> [PROBLEM DESCRIPTION] All lines from the one with "Beatriz Rahimi | Wildmere Mining NL | 43%" through the last line of the data below should be copied exactly; please add nothing.

> [DATA EXCERPTS]
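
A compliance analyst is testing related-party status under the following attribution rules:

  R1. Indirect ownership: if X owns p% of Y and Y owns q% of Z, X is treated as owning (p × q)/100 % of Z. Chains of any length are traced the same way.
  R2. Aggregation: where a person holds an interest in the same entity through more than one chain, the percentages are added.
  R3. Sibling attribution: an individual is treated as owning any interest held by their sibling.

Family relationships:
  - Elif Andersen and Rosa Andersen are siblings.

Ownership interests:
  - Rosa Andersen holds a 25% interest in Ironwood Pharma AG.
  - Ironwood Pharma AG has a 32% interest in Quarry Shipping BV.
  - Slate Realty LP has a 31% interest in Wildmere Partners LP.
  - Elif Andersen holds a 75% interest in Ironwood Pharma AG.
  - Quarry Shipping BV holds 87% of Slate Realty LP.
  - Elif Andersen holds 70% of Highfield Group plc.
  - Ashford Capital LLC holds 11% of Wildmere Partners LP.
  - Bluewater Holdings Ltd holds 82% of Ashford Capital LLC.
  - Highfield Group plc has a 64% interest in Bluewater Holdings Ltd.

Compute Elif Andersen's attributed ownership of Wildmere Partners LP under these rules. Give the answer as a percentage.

12.67136%

By sibling attribution (R3), Elif Andersen is treated as also owning Rosa Andersen's interest in Ironwood Pharma AG, giving 75% + 25% = 100%.
Chain via Ironwood Pharma AG → Quarry Shipping BV → Slate Realty LP (R1): 100% × 32% × 87% × 31% = 8.6304% of Wildmere Partners LP.
Chain via Highfield Group plc → Bluewater Holdings Ltd → Ashford Capital LLC (R1): 70% × 64% × 82% × 11% = 4.04096% of Wildmere Partners LP.
Aggregating (R2): 8.6304% + 4.04096% = 12.67136%.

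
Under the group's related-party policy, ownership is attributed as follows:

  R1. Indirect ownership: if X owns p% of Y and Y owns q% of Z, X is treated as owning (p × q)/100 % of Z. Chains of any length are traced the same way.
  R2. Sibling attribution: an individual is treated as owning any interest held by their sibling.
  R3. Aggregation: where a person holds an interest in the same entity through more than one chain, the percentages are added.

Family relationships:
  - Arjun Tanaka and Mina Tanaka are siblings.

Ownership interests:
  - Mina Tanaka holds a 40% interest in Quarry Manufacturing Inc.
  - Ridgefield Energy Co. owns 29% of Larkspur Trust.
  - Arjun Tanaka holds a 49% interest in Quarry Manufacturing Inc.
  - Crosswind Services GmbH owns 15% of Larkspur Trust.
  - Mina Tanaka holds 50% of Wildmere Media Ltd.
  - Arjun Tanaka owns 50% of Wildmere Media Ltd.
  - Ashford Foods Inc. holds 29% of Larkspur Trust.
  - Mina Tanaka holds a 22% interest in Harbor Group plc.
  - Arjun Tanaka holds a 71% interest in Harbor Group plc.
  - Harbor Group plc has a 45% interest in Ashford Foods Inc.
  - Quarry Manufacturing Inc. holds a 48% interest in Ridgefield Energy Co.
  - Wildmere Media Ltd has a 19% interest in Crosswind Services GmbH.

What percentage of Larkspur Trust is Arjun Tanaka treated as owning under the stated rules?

By sibling attribution (R2), Arjun Tanaka is treated as also owning Mina Tanaka's interest in Harbor Group plc, giving 71% + 22% = 93%.
By sibling attribution (R2), Arjun Tanaka is treated as also owning Mina Tanaka's interest in Quarry Manufacturing Inc, giving 49% + 40% = 89%.
By sibling attribution (R2), Arjun Tanaka is treated as also owning Mina Tanaka's interest in Wildmere Media Ltd, giving 50% + 50% = 100%.
Chain via Harbor Group plc → Ashford Foods Inc. (R1): 93% × 45% × 29% = 12.1365% of Larkspur Trust.
Chain via Quarry Manufacturing Inc. → Ridgefield Energy Co. (R1): 89% × 48% × 29% = 12.3888% of Larkspur Trust.
Chain via Wildmere Media Ltd → Crosswind Services GmbH (R1): 100% × 19% × 15% = 2.85% of Larkspur Trust.
Aggregating (R3): 12.1365% + 12.3888% + 2.85% = 27.3753%.

27.3753%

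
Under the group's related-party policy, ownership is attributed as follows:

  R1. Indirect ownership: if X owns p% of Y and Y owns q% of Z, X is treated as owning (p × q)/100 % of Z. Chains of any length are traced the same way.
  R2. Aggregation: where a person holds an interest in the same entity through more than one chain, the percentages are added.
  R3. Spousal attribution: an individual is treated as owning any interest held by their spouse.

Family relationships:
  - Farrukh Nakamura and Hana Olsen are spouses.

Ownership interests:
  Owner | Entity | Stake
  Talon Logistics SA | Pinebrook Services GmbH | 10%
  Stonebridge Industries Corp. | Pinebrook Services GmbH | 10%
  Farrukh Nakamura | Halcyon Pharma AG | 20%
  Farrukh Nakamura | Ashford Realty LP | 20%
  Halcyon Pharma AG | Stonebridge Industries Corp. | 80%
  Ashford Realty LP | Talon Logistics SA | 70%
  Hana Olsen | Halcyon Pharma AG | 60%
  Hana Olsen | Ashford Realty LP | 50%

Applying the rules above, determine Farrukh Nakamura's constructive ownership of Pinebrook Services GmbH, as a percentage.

By spousal attribution (R3), Farrukh Nakamura is treated as also owning Hana Olsen's interest in Ashford Realty LP, giving 20% + 50% = 70%.
By spousal attribution (R3), Farrukh Nakamura is treated as also owning Hana Olsen's interest in Halcyon Pharma AG, giving 20% + 60% = 80%.
Chain via Ashford Realty LP → Talon Logistics SA (R1): 70% × 70% × 10% = 4.9% of Pinebrook Services GmbH.
Chain via Halcyon Pharma AG → Stonebridge Industries Corp. (R1): 80% × 80% × 10% = 6.4% of Pinebrook Services GmbH.
Aggregating (R2): 4.9% + 6.4% = 11.3%.

11.3%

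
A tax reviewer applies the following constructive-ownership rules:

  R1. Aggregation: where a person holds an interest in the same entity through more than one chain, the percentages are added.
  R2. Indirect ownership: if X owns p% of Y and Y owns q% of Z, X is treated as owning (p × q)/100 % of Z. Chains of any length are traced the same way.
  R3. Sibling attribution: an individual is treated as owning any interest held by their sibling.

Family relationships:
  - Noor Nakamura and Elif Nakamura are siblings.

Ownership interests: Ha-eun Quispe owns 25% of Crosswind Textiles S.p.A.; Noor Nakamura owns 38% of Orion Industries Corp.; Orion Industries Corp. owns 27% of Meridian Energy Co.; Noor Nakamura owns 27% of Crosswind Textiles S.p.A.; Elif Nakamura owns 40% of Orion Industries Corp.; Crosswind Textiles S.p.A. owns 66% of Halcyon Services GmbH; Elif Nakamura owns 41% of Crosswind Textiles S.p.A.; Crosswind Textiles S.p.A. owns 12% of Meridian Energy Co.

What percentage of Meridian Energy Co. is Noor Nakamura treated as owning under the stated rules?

By sibling attribution (R3), Noor Nakamura is treated as also owning Elif Nakamura's interest in Orion Industries Corp, giving 38% + 40% = 78%.
By sibling attribution (R3), Noor Nakamura is treated as also owning Elif Nakamura's interest in Crosswind Textiles S.p.A, giving 27% + 41% = 68%.
Chain via Orion Industries Corp. (R2): 78% × 27% = 21.06% of Meridian Energy Co.
Chain via Crosswind Textiles S.p.A. (R2): 68% × 12% = 8.16% of Meridian Energy Co.
Aggregating (R1): 21.06% + 8.16% = 29.22%.

29.22%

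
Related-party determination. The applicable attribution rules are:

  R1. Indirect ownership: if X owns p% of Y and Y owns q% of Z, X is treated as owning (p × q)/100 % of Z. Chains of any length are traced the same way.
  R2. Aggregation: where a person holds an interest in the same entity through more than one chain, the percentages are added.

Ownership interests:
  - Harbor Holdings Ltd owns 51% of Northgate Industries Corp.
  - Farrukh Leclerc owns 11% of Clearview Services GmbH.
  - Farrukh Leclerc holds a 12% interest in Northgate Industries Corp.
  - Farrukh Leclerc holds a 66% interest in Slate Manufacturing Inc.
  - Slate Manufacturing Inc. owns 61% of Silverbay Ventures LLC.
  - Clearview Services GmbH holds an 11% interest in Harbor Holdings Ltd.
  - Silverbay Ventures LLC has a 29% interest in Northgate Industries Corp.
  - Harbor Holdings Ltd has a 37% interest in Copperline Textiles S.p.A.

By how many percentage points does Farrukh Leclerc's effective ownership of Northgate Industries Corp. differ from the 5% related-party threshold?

19.2925

Chain via Slate Manufacturing Inc. → Silverbay Ventures LLC (R1): 66% × 61% × 29% = 11.6754% of Northgate Industries Corp.
Chain via Clearview Services GmbH → Harbor Holdings Ltd (R1): 11% × 11% × 51% = 0.6171% of Northgate Industries Corp.
Direct interest in Northgate Industries Corp: 12%.
Aggregating (R2): 11.6754% + 0.6171% + 12% = 24.2925%.
24.2925% exceeds the 5% threshold by 19.2925 percentage points.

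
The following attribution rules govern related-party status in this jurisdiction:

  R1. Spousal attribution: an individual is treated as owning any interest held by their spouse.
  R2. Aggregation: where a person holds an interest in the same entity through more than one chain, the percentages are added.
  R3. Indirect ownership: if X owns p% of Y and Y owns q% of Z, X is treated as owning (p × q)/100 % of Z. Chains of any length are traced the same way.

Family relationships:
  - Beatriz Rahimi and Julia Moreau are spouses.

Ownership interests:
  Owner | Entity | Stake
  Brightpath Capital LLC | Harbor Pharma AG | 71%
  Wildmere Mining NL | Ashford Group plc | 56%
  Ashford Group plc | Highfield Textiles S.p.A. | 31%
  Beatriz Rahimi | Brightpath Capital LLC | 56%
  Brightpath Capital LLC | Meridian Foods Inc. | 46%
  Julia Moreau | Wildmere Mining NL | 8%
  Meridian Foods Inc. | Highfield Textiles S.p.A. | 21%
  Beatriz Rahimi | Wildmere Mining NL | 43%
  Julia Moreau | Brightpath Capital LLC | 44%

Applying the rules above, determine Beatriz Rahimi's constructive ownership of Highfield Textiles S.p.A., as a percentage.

18.5136%

By spousal attribution (R1), Beatriz Rahimi is treated as also owning Julia Moreau's interest in Brightpath Capital LLC, giving 56% + 44% = 100%.
By spousal attribution (R1), Beatriz Rahimi is treated as also owning Julia Moreau's interest in Wildmere Mining NL, giving 43% + 8% = 51%.
Chain via Brightpath Capital LLC → Meridian Foods Inc. (R3): 100% × 46% × 21% = 9.66% of Highfield Textiles S.p.A.
Chain via Wildmere Mining NL → Ashford Group plc (R3): 51% × 56% × 31% = 8.8536% of Highfield Textiles S.p.A.
Aggregating (R2): 9.66% + 8.8536% = 18.5136%.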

> [EXERCISE RESULT]
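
  Beatriz Rahimi | Wildmere Mining NL | 43%
  Julia Moreau | Brightpath Capital LLC | 44%

Applying the rules above, determine Beatriz Rahimi's constructive ownership of Highfield Textiles S.p.A., as a percentage.

18.5136%

By spousal attribution (R1), Beatriz Rahimi is treated as also owning Julia Moreau's interest in Brightpath Capital LLC, giving 56% + 44% = 100%.
By spousal attribution (R1), Beatriz Rahimi is treated as also owning Julia Moreau's interest in Wildmere Mining NL, giving 43% + 8% = 51%.
Chain via Brightpath Capital LLC → Meridian Foods Inc. (R3): 100% × 46% × 21% = 9.66% of Highfield Textiles S.p.A.
Chain via Wildmere Mining NL → Ashford Group plc (R3): 51% × 56% × 31% = 8.8536% of Highfield Textiles S.p.A.
Aggregating (R2): 9.66% + 8.8536% = 18.5136%.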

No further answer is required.